Your assignment:
Would you return exactly the lines running from the one with "With prior Beta(6, 17)" to the bottom of the listing below, and no others?

Data under study:
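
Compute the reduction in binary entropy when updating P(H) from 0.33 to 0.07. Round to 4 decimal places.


H_before = -p*log2(p) - (1-p)*log2(1-p) for p=0.33: 0.9149
H_after for p=0.07: 0.3659
Reduction = 0.9149 - 0.3659 = 0.549

0.549


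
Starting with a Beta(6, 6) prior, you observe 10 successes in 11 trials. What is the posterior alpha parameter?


For a Beta-Binomial conjugate model:
Posterior alpha = prior alpha + number of successes
= 6 + 10 = 16

16


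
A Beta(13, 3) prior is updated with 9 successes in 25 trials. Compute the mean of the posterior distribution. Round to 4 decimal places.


After update: Beta(22, 19)
Mean = 22 / (22 + 19) = 22 / 41
= 0.5366

0.5366


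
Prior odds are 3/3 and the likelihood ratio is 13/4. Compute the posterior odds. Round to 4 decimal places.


Posterior odds = prior odds * likelihood ratio
= (3/3) * (13/4)
= 39 / 12
= 3.25

3.25


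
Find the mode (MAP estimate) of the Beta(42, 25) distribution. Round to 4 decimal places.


For Beta(a,b) with a,b > 1:
Mode = (a-1)/(a+b-2) = (42-1)/(67-2)
= 41/65 = 0.6308

0.6308


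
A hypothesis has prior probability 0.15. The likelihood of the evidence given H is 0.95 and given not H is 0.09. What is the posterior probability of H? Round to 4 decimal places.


Using Bayes' theorem:
P(E) = 0.15 * 0.95 + 0.85 * 0.09
P(E) = 0.219
P(H|E) = (0.15 * 0.95) / 0.219 = 0.6507

0.6507


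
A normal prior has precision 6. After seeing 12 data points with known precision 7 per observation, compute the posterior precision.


In the conjugate normal model, precisions add:
tau_posterior = tau_prior + n * tau_data
= 6 + 12*7 = 90

90


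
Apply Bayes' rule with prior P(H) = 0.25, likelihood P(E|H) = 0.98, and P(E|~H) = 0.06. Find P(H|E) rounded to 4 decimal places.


Step 1: Compute marginal P(E) = P(E|H)P(H) + P(E|~H)P(~H)
= 0.98*0.25 + 0.06*0.75 = 0.29
Step 2: P(H|E) = P(E|H)P(H)/P(E) = 0.245/0.29
= 0.8448

0.8448


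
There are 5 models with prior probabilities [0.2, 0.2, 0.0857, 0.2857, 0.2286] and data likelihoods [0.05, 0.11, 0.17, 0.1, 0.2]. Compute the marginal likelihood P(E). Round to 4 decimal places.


P(E) = sum over models of P(M_i) * P(E|M_i)
= 0.2*0.05 + 0.2*0.11 + 0.0857*0.17 + 0.2857*0.1 + 0.2286*0.2
= 0.1209

0.1209


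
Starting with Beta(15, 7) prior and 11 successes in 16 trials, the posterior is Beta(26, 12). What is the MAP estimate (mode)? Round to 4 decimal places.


The mode of Beta(a, b) when a > 1 and b > 1 is (a-1)/(a+b-2)
= (26 - 1) / (26 + 12 - 2)
= 25 / 36
= 0.6944

0.6944


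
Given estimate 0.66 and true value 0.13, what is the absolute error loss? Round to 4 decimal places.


Absolute error = |estimate - true|
= |0.53| = 0.53

0.53


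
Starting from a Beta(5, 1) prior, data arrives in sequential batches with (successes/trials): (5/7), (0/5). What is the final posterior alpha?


In sequential Bayesian updating, we sum all successes.
Total successes = 5
Final alpha = 5 + 5 = 10

10


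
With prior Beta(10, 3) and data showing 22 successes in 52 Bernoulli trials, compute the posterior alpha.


Conjugate update: alpha_posterior = alpha_prior + k
= 10 + 22 = 32

32


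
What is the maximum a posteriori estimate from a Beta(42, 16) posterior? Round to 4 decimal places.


The MAP estimate equals the mode of the distribution.
Mode of Beta(a,b) = (a-1)/(a+b-2)
= 41/56
= 0.7321

0.7321


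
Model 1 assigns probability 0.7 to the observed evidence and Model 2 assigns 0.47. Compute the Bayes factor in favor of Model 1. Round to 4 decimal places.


BF = P(data|M1) / P(data|M2)
= 0.7 / 0.47 = 1.4894

1.4894


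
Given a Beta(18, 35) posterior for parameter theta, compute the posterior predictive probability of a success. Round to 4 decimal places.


For a Beta-Bernoulli model, the predictive probability is the mean:
P(success) = 18/(18+35) = 18/53 = 0.3396

0.3396


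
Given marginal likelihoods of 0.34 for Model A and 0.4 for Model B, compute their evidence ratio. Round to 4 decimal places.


Ratio = ML(A) / ML(B) = 0.34/0.4
= 0.85

0.85


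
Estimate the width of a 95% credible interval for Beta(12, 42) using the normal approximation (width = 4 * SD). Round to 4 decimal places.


For Beta(a,b): Var = ab/((a+b)^2(a+b+1))
Var = 0.0031, SD = 0.0561
Approximate 95% CI width = 4 * 0.0561 = 0.2242

0.2242


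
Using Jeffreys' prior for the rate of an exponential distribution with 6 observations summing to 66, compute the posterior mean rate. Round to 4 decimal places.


Jeffreys' prior leads to posterior Gamma(6, 66).
Mean = 6/66 = 0.0909

0.0909


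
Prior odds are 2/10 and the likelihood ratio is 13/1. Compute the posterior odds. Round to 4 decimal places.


Posterior odds = prior odds * likelihood ratio
= (2/10) * (13/1)
= 26 / 10
= 2.6

2.6


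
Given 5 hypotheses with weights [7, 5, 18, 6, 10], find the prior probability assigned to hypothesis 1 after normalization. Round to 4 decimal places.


To normalize, divide each weight by the sum of all weights.
Sum = 46
Prior(H1) = 7/46 = 0.1522

0.1522


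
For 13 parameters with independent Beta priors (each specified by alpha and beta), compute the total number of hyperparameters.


A Beta prior has 2 hyperparameters per parameter.
Total = 13 * 2 = 26

26


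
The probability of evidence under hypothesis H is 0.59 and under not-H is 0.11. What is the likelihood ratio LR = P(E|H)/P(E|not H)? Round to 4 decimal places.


LR = 0.59 / 0.11
= 5.3636

5.3636


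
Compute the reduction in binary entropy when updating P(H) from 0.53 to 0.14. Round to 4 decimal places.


H_before = -p*log2(p) - (1-p)*log2(1-p) for p=0.53: 0.9974
H_after for p=0.14: 0.5842
Reduction = 0.9974 - 0.5842 = 0.4132

0.4132


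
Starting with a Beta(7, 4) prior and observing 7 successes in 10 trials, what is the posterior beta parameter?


Posterior beta = prior beta + failures
Failures = 10 - 7 = 3
beta_post = 4 + 3 = 7

7


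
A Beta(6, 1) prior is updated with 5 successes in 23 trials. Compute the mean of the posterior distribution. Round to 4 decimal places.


After update: Beta(11, 19)
Mean = 11 / (11 + 19) = 11 / 30
= 0.3667

0.3667


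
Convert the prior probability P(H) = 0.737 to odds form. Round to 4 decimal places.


P(not H) = 1 - 0.737 = 0.263
Odds = 0.737 / 0.263 = 2.8023

2.8023


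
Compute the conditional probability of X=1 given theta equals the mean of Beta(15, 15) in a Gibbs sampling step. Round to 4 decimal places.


Mean of Beta(15, 15) = 0.5
P(X=1 | theta=0.5) = 0.5

0.5


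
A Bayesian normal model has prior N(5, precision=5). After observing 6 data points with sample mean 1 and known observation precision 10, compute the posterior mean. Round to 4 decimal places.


Posterior mean = (prior_precision * prior_mean + n * data_precision * data_mean) / (prior_precision + n * data_precision)
Numerator = 5*5 + 6*10*1 = 85
Denominator = 5 + 6*10 = 65
Posterior mean = 1.3077

1.3077


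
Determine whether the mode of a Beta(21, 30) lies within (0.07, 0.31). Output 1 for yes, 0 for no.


First find the mode: (a-1)/(a+b-2) = 0.4082
Is 0.4082 in (0.07, 0.31)? 0

0


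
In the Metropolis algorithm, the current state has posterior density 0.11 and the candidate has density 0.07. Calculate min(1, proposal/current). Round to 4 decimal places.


Ratio = 0.07/0.11 = 0.6364
Acceptance probability = min(1, 0.6364)
= 0.6364

0.6364


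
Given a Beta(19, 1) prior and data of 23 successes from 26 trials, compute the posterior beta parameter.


Number of failures = 26 - 23 = 3
Posterior beta = 1 + 3 = 4

4


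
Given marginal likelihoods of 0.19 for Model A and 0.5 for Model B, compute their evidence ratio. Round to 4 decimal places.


Ratio = ML(A) / ML(B) = 0.19/0.5
= 0.38

0.38


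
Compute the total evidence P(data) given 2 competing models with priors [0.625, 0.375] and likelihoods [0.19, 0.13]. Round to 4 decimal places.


Marginal likelihood = sum P(model_i) * P(data|model_i)
Model 1: 0.625 * 0.19 = 0.1187
Model 2: 0.375 * 0.13 = 0.0488
Total = 0.1675

0.1675


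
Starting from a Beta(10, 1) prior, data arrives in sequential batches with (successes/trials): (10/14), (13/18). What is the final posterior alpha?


In sequential Bayesian updating, we sum all successes.
Total successes = 23
Final alpha = 10 + 23 = 33

33


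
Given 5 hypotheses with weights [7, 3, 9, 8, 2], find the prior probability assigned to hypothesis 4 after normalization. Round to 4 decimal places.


To normalize, divide each weight by the sum of all weights.
Sum = 29
Prior(H4) = 8/29 = 0.2759

0.2759


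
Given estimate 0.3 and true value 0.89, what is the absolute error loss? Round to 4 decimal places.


Absolute error = |estimate - true|
= |-0.59| = 0.59

0.59


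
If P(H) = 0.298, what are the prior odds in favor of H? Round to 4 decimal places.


Prior odds = P(H) / (1 - P(H))
= 0.298 / 0.702
= 0.4245

0.4245


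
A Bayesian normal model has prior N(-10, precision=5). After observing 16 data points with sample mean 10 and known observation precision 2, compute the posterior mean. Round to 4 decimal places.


Posterior mean = (prior_precision * prior_mean + n * data_precision * data_mean) / (prior_precision + n * data_precision)
Numerator = 5*-10 + 16*2*10 = 270
Denominator = 5 + 16*2 = 37
Posterior mean = 7.2973

7.2973


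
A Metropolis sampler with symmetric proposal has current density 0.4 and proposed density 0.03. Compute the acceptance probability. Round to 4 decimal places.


For symmetric proposals, acceptance = min(1, pi(x*)/pi(x))
= min(1, 0.03/0.4)
= min(1, 0.075) = 0.075

0.075


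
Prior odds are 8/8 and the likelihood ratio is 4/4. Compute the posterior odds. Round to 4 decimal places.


Posterior odds = prior odds * likelihood ratio
= (8/8) * (4/4)
= 32 / 32
= 1.0

1.0


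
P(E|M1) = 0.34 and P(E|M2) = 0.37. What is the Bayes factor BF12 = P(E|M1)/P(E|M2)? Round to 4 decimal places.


Bayes factor BF12 = P(E|M1) / P(E|M2)
= 0.34 / 0.37
= 0.9189

0.9189


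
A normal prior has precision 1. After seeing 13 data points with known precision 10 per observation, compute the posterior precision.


In the conjugate normal model, precisions add:
tau_posterior = tau_prior + n * tau_data
= 1 + 13*10 = 131

131


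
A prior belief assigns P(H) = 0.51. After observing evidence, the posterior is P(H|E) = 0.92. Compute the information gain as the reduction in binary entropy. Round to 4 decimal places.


H(prior) = -0.51*log2(0.51) - 0.49*log2(0.49)
= 0.9997
H(post) = -0.92*log2(0.92) - 0.08*log2(0.08)
= 0.4022
IG = 0.9997 - 0.4022 = 0.5975

0.5975


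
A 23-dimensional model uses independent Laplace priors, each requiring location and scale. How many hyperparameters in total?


Per parameter: 2 (location and scale).
Total = 23 * 2 = 46

46


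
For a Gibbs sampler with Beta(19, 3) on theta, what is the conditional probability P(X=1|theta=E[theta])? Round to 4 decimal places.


E[theta] = 19/(19+3) = 0.8636
P(X=1|theta) = theta = 0.8636

0.8636


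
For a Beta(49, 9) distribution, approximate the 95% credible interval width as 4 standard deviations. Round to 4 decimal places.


Variance of Beta(a,b) = ab / ((a+b)^2 * (a+b+1))
= 49*9 / ((58)^2 * 59)
= 0.0022
SD = sqrt(0.0022) = 0.0471
Width = 4 * SD = 0.1885

0.1885


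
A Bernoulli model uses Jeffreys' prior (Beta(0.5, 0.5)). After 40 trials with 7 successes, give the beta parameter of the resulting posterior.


Posterior = Beta(prior_alpha + successes, prior_beta + failures)
= Beta(0.5 + 7, 0.5 + 33)
Posterior beta = 0.5 + (n - k) = 0.5 + 33 = 33.5

33.5


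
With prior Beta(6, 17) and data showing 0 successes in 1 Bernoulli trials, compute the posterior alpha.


Conjugate update: alpha_posterior = alpha_prior + k
= 6 + 0 = 6

6


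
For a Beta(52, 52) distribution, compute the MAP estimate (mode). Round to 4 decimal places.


MAP = mode = (a-1)/(a+b-2)
= (52-1)/(52+52-2)
= 51/102 = 0.5

0.5


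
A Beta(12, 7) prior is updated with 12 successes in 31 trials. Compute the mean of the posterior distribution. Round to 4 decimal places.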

Task response:
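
With prior Beta(6, 17) and data showing 0 successes in 1 Bernoulli trials, compute the posterior alpha.


Conjugate update: alpha_posterior = alpha_prior + k
= 6 + 0 = 6

6


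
For a Beta(52, 52) distribution, compute the MAP estimate (mode). Round to 4 decimal places.


MAP = mode = (a-1)/(a+b-2)
= (52-1)/(52+52-2)
= 51/102 = 0.5

0.5


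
A Beta(12, 7) prior is updated with 12 successes in 31 trials. Compute the mean of the posterior distribution. Round to 4 decimal places.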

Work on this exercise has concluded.